Supplied material Start Marker

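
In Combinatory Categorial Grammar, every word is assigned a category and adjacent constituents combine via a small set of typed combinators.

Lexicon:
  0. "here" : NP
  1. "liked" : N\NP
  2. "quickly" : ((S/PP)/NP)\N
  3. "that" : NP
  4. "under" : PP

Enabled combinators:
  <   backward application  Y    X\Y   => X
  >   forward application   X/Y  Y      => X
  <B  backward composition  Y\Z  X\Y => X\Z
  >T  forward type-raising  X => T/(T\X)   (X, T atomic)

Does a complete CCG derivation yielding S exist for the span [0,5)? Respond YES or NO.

[0,5] S   >
  [0,4] S/PP   >
    [0,3] (S/PP)/NP   <
      [0,2] N   >
        [0,1] N/(N\NP)   >T
          [0,1] "here" : NP
        [1,2] "liked" : N\NP
      [2,3] "quickly" : ((S/PP)/NP)\N
    [3,4] "that" : NP
  [4,5] "under" : PP

YES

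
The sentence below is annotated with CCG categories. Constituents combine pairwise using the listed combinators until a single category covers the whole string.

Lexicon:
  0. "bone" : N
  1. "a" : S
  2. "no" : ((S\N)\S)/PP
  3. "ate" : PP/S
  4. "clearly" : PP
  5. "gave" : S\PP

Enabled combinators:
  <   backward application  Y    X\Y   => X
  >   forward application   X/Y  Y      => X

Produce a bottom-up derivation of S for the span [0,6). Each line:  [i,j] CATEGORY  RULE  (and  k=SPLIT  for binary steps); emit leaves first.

[0,1] N  lex  "bone"
[1,2] S  lex  "a"
[2,3] ((S\N)\S)/PP  lex  "no"
[3,4] PP/S  lex  "ate"
[4,5] PP  lex  "clearly"
[5,6] S\PP  lex  "gave"
[4,6] S  <  k=5
[3,6] PP  >  k=4
[2,6] (S\N)\S  >  k=3
[1,6] S\N  <  k=2
[0,6] S  <  k=1

[0,6] S   <
  [0,1] "bone" : N
  [1,6] S\N   <
    [1,2] "a" : S
    [2,6] (S\N)\S   >
      [2,3] "no" : ((S\N)\S)/PP
      [3,6] PP   >
        [3,4] "ate" : PP/S
        [4,6] S   <
          [4,5] "clearly" : PP
          [5,6] "gave" : S\PP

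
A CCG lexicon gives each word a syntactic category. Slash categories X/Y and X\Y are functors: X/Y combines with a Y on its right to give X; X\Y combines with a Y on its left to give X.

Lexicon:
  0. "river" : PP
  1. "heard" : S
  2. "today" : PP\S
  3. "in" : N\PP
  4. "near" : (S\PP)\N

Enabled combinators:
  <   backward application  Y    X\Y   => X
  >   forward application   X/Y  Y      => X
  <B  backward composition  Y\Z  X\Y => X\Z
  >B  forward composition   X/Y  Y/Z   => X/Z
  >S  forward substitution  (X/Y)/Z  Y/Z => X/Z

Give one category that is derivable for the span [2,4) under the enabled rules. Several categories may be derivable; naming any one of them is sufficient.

[0,5] S   <
  [0,1] "river" : PP
  [1,5] S\PP   <
    [1,4] N   <
      [1,2] "heard" : S
      [2,4] N\S   <B
        [2,3] "today" : PP\S
        [3,4] "in" : N\PP
    [4,5] "near" : (S\PP)\N

N\S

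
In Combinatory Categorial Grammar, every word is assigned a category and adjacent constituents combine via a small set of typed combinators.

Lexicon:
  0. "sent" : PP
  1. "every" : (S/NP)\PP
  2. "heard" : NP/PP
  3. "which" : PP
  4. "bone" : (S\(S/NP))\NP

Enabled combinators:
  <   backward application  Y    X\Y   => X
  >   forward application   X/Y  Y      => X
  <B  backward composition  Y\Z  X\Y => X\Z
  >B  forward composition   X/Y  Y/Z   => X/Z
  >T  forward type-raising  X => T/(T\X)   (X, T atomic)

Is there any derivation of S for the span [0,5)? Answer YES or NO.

[0,5] S   <
  [0,2] S/NP   <
    [0,1] "sent" : PP
    [1,2] "every" : (S/NP)\PP
  [2,5] S\(S/NP)   <
    [2,4] NP   >
      [2,3] "heard" : NP/PP
      [3,4] "which" : PP
    [4,5] "bone" : (S\(S/NP))\NP

YES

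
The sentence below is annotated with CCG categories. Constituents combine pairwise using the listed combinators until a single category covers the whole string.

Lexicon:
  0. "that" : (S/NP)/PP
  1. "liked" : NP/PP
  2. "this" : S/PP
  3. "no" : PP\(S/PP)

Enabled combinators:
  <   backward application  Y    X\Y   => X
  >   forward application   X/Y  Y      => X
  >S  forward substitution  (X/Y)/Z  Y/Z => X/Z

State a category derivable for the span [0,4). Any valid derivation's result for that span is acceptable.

S

[0,4] S   >
  [0,2] S/PP   >S
    [0,1] "that" : (S/NP)/PP
    [1,2] "liked" : NP/PP
  [2,4] PP   <
    [2,3] "this" : S/PP
    [3,4] "no" : PP\(S/PP)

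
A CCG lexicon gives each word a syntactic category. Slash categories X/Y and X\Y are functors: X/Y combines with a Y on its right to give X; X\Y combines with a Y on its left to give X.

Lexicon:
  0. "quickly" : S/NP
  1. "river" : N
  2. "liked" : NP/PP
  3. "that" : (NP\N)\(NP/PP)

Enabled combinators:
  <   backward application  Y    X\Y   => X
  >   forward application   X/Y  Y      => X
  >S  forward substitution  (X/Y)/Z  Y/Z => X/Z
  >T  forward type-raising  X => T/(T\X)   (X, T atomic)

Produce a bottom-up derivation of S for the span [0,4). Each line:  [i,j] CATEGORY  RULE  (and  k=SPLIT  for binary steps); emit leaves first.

[0,1] S/NP  lex  "quickly"
[1,2] N  lex  "river"
[1,2] NP/(NP\N)  >T
[2,3] NP/PP  lex  "liked"
[3,4] (NP\N)\(NP/PP)  lex  "that"
[2,4] NP\N  <  k=3
[1,4] NP  >  k=2
[0,4] S  >  k=1

[0,4] S   >
  [0,1] "quickly" : S/NP
  [1,4] NP   >
    [1,2] NP/(NP\N)   >T
      [1,2] "river" : N
    [2,4] NP\N   <
      [2,3] "liked" : NP/PP
      [3,4] "that" : (NP\N)\(NP/PP)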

Supplied material End Marker

◆ What to produce ◆
Every line of the material must be given again exactly.

◆ Answer section ◆
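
In Combinatory Categorial Grammar, every word is assigned a category and adjacent constituents combine via a small set of typed combinators.

Lexicon:
  0. "here" : NP
  1. "liked" : N\NP
  2. "quickly" : ((S/PP)/NP)\N
  3. "that" : NP
  4. "under" : PP

Enabled combinators:
  <   backward application  Y    X\Y   => X
  >   forward application   X/Y  Y      => X
  <B  backward composition  Y\Z  X\Y => X\Z
  >T  forward type-raising  X => T/(T\X)   (X, T atomic)

Does a complete CCG derivation yielding S exist for the span [0,5)? Respond YES or NO.

[0,5] S   >
  [0,4] S/PP   >
    [0,3] (S/PP)/NP   <
      [0,2] N   >
        [0,1] N/(N\NP)   >T
          [0,1] "here" : NP
        [1,2] "liked" : N\NP
      [2,3] "quickly" : ((S/PP)/NP)\N
    [3,4] "that" : NP
  [4,5] "under" : PP

YES

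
The sentence below is annotated with CCG categories. Constituents combine pairwise using the listed combinators until a single category covers the whole string.

Lexicon:
  0. "bone" : N
  1. "a" : S
  2. "no" : ((S\N)\S)/PP
  3. "ate" : PP/S
  4. "clearly" : PP
  5. "gave" : S\PP

Enabled combinators:
  <   backward application  Y    X\Y   => X
  >   forward application   X/Y  Y      => X

Produce a bottom-up derivation of S for the span [0,6). Each line:  [i,j] CATEGORY  RULE  (and  k=SPLIT  for binary steps); emit leaves first.

[0,1] N  lex  "bone"
[1,2] S  lex  "a"
[2,3] ((S\N)\S)/PP  lex  "no"
[3,4] PP/S  lex  "ate"
[4,5] PP  lex  "clearly"
[5,6] S\PP  lex  "gave"
[4,6] S  <  k=5
[3,6] PP  >  k=4
[2,6] (S\N)\S  >  k=3
[1,6] S\N  <  k=2
[0,6] S  <  k=1

[0,6] S   <
  [0,1] "bone" : N
  [1,6] S\N   <
    [1,2] "a" : S
    [2,6] (S\N)\S   >
      [2,3] "no" : ((S\N)\S)/PP
      [3,6] PP   >
        [3,4] "ate" : PP/S
        [4,6] S   <
          [4,5] "clearly" : PP
          [5,6] "gave" : S\PP

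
A CCG lexicon gives each word a syntactic category. Slash categories X/Y and X\Y are functors: X/Y combines with a Y on its right to give X; X\Y combines with a Y on its left to give X.

Lexicon:
  0. "river" : PP
  1. "heard" : S
  2. "today" : PP\S
  3. "in" : N\PP
  4. "near" : (S\PP)\N

Enabled combinators:
  <   backward application  Y    X\Y   => X
  >   forward application   X/Y  Y      => X
  <B  backward composition  Y\Z  X\Y => X\Z
  >B  forward composition   X/Y  Y/Z   => X/Z
  >S  forward substitution  (X/Y)/Z  Y/Z => X/Z

Give one category that is derivable for the span [2,4) under the enabled rules. Several categories may be derivable; naming any one of them is sufficient.

[0,5] S   <
  [0,1] "river" : PP
  [1,5] S\PP   <
    [1,4] N   <
      [1,2] "heard" : S
      [2,4] N\S   <B
        [2,3] "today" : PP\S
        [3,4] "in" : N\PP
    [4,5] "near" : (S\PP)\N

N\S

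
In Combinatory Categorial Grammar, every word is assigned a category and adjacent constituents combine via a small set of typed combinators.

Lexicon:
  0. "sent" : PP
  1. "every" : (S/NP)\PP
  2. "heard" : NP/PP
  3. "which" : PP
  4. "bone" : (S\(S/NP))\NP

Enabled combinators:
  <   backward application  Y    X\Y   => X
  >   forward application   X/Y  Y      => X
  <B  backward composition  Y\Z  X\Y => X\Z
  >B  forward composition   X/Y  Y/Z   => X/Z
  >T  forward type-raising  X => T/(T\X)   (X, T atomic)

Is there any derivation of S for the span [0,5)? Answer YES or NO.

[0,5] S   <
  [0,2] S/NP   <
    [0,1] "sent" : PP
    [1,2] "every" : (S/NP)\PP
  [2,5] S\(S/NP)   <
    [2,4] NP   >
      [2,3] "heard" : NP/PP
      [3,4] "which" : PP
    [4,5] "bone" : (S\(S/NP))\NP

YES

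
The sentence below is annotated with CCG categories. Constituents combine pairwise using the listed combinators until a single category covers the whole string.

Lexicon:
  0. "that" : (S/NP)/PP
  1. "liked" : NP/PP
  2. "this" : S/PP
  3. "no" : PP\(S/PP)

Enabled combinators:
  <   backward application  Y    X\Y   => X
  >   forward application   X/Y  Y      => X
  >S  forward substitution  (X/Y)/Z  Y/Z => X/Z

State a category derivable for the span [0,4). Any valid derivation's result for that span is acceptable.

S

[0,4] S   >
  [0,2] S/PP   >S
    [0,1] "that" : (S/NP)/PP
    [1,2] "liked" : NP/PP
  [2,4] PP   <
    [2,3] "this" : S/PP
    [3,4] "no" : PP\(S/PP)

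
A CCG lexicon gives each word a syntactic category. Slash categories X/Y and X\Y are functors: X/Y combines with a Y on its right to give X; X\Y combines with a Y on its left to give X.

Lexicon:
  0. "quickly" : S/NP
  1. "river" : N
  2. "liked" : NP/PP
  3. "that" : (NP\N)\(NP/PP)

Enabled combinators:
  <   backward application  Y    X\Y   => X
  >   forward application   X/Y  Y      => X
  >S  forward substitution  (X/Y)/Z  Y/Z => X/Z
  >T  forward type-raising  X => T/(T\X)   (X, T atomic)

Produce a bottom-up derivation of S for the span [0,4). Each line:  [i,j] CATEGORY  RULE  (and  k=SPLIT  for binary steps); emit leaves first.

[0,1] S/NP  lex  "quickly"
[1,2] N  lex  "river"
[1,2] NP/(NP\N)  >T
[2,3] NP/PP  lex  "liked"
[3,4] (NP\N)\(NP/PP)  lex  "that"
[2,4] NP\N  <  k=3
[1,4] NP  >  k=2
[0,4] S  >  k=1

[0,4] S   >
  [0,1] "quickly" : S/NP
  [1,4] NP   >
    [1,2] NP/(NP\N)   >T
      [1,2] "river" : N
    [2,4] NP\N   <
      [2,3] "liked" : NP/PP
      [3,4] "that" : (NP\N)\(NP/PP)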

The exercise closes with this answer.